Problem statement: Using the records below, write out again exactly the lines that begin at the line containing "1. An interest charge equal to 1.3%" and end at the line containing "Under the agreement, every installment", and no other lines.
╔══
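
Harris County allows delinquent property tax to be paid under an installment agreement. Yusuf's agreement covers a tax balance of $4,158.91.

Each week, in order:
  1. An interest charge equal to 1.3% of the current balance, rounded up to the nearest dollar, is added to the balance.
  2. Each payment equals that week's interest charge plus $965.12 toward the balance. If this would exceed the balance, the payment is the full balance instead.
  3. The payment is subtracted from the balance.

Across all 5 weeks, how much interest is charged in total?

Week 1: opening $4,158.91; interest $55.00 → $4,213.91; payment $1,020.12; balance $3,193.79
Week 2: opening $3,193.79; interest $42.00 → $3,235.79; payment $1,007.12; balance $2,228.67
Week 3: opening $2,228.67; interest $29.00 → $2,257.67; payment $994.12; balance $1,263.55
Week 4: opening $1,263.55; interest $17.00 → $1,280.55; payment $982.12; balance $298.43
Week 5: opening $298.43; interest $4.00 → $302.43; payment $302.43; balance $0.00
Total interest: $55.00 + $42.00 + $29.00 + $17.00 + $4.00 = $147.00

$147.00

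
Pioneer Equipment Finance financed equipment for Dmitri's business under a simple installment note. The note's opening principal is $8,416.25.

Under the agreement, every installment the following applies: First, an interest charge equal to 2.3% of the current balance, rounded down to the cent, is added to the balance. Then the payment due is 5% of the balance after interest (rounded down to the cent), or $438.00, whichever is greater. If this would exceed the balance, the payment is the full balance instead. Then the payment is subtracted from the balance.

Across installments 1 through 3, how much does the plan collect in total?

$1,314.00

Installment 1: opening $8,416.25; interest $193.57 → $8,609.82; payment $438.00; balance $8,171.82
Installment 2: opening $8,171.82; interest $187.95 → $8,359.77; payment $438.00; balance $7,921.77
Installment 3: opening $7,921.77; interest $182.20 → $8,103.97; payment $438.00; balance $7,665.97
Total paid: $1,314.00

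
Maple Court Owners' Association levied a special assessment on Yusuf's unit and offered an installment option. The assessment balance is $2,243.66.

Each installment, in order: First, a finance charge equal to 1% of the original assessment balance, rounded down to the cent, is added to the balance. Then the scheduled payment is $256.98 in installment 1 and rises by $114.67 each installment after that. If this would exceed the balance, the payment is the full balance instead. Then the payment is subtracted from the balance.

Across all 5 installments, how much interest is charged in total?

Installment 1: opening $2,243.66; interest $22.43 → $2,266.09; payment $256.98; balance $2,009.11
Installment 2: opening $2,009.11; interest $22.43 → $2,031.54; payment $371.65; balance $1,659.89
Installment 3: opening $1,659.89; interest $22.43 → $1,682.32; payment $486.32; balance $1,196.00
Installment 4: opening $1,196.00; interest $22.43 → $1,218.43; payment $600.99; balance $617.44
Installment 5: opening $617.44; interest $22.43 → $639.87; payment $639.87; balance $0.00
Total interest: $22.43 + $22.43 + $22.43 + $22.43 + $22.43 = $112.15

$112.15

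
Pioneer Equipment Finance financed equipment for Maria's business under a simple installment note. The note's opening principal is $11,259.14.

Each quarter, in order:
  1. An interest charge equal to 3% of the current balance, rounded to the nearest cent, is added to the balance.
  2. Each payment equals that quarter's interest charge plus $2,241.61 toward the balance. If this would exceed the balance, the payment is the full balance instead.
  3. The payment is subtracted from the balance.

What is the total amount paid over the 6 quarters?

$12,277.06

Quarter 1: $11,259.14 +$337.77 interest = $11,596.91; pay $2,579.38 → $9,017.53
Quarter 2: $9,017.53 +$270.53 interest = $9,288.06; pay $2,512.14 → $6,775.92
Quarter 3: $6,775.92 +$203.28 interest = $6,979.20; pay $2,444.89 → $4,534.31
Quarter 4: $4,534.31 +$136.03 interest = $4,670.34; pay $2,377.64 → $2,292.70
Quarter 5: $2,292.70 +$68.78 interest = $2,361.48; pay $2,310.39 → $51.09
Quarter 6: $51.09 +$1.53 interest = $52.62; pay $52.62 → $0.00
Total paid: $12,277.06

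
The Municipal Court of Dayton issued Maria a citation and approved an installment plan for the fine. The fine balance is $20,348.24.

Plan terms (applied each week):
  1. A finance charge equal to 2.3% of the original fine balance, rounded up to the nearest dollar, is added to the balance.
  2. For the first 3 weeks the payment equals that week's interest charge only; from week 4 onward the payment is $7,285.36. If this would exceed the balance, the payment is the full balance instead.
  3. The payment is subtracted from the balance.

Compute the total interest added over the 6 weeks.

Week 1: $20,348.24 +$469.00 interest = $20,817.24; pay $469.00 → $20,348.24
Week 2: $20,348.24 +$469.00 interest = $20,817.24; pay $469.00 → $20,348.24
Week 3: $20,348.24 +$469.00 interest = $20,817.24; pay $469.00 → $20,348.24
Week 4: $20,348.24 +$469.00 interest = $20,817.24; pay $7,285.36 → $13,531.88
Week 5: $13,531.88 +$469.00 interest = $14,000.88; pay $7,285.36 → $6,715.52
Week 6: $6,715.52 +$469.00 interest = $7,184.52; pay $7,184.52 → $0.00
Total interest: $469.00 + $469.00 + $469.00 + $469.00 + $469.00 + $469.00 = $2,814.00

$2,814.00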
╚══
╔══
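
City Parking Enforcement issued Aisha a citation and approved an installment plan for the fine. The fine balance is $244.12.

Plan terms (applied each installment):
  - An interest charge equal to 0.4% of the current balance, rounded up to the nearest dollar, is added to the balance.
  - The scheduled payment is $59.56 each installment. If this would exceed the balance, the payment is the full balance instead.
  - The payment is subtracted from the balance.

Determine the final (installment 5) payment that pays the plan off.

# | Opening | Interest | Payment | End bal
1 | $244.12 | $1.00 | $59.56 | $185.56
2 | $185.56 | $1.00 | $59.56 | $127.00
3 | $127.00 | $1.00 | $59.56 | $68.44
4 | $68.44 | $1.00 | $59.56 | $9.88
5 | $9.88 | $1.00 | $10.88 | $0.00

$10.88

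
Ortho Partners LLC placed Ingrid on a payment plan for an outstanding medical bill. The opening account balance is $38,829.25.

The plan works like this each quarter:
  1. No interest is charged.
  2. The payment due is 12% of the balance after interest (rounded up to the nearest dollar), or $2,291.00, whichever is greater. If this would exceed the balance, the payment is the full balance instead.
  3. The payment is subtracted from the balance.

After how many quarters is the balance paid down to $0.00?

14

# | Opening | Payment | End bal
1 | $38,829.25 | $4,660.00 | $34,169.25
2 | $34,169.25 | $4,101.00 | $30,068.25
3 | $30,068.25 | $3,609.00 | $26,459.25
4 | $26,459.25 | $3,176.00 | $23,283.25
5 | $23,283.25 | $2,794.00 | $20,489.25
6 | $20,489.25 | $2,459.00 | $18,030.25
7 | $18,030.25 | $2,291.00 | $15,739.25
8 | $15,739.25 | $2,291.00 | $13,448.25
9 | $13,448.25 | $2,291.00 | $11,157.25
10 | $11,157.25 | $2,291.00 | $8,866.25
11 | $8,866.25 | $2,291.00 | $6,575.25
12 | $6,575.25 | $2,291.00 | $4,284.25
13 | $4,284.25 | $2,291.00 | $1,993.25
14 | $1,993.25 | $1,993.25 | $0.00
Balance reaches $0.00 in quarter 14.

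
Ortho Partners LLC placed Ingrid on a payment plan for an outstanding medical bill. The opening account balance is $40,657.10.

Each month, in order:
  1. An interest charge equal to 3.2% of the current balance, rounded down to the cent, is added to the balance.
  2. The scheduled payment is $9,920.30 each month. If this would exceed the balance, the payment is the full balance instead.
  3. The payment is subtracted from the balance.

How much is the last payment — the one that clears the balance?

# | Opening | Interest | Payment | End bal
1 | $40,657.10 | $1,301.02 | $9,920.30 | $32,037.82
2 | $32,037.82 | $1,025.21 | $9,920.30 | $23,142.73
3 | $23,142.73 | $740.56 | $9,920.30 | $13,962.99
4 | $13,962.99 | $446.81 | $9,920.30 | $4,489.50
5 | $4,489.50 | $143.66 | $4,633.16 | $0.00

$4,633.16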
╚══
╔══
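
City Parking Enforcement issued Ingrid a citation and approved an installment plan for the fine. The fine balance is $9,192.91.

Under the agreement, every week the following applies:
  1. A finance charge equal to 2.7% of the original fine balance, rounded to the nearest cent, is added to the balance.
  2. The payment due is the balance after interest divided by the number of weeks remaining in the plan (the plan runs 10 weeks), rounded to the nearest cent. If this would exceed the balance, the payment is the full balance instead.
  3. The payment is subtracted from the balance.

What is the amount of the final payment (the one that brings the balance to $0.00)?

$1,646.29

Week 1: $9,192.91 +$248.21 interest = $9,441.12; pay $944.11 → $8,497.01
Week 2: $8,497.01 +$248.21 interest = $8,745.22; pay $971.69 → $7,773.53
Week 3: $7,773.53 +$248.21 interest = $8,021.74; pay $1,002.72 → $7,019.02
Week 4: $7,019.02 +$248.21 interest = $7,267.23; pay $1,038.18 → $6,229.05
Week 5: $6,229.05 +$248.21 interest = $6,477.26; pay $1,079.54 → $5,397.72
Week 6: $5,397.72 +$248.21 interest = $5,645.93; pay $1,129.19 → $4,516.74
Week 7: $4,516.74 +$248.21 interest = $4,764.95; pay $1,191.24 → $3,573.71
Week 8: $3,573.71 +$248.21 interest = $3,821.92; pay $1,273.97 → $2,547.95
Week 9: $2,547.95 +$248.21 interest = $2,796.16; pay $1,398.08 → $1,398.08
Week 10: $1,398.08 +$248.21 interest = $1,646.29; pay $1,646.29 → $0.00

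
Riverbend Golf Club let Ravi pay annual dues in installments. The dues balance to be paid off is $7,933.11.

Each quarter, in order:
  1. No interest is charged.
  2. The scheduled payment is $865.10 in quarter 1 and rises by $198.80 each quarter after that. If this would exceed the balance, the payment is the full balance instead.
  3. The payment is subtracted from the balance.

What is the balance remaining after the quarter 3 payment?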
╚══
Response for this exercise:
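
  1. An interest charge equal to 1.3% of the current balance, rounded up to the nearest dollar, is added to the balance.
  2. Each payment equals that week's interest charge plus $965.12 toward the balance. If this would exceed the balance, the payment is the full balance instead.
  3. The payment is subtracted from the balance.

Across all 5 weeks, how much interest is charged in total?

Week 1: opening $4,158.91; interest $55.00 → $4,213.91; payment $1,020.12; balance $3,193.79
Week 2: opening $3,193.79; interest $42.00 → $3,235.79; payment $1,007.12; balance $2,228.67
Week 3: opening $2,228.67; interest $29.00 → $2,257.67; payment $994.12; balance $1,263.55
Week 4: opening $1,263.55; interest $17.00 → $1,280.55; payment $982.12; balance $298.43
Week 5: opening $298.43; interest $4.00 → $302.43; payment $302.43; balance $0.00
Total interest: $55.00 + $42.00 + $29.00 + $17.00 + $4.00 = $147.00

$147.00

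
Pioneer Equipment Finance financed equipment for Dmitri's business under a simple installment note. The note's opening principal is $8,416.25.

Under the agreement, every installment the following applies: First, an interest charge equal to 2.3% of the current balance, rounded down to the cent, is added to the balance. Then the payment due is 5% of the balance after interest (rounded down to the cent), or $438.00, whichever is greater. If this would exceed the balance, the payment is the full balance instead. Then the payment is subtracted from the balance.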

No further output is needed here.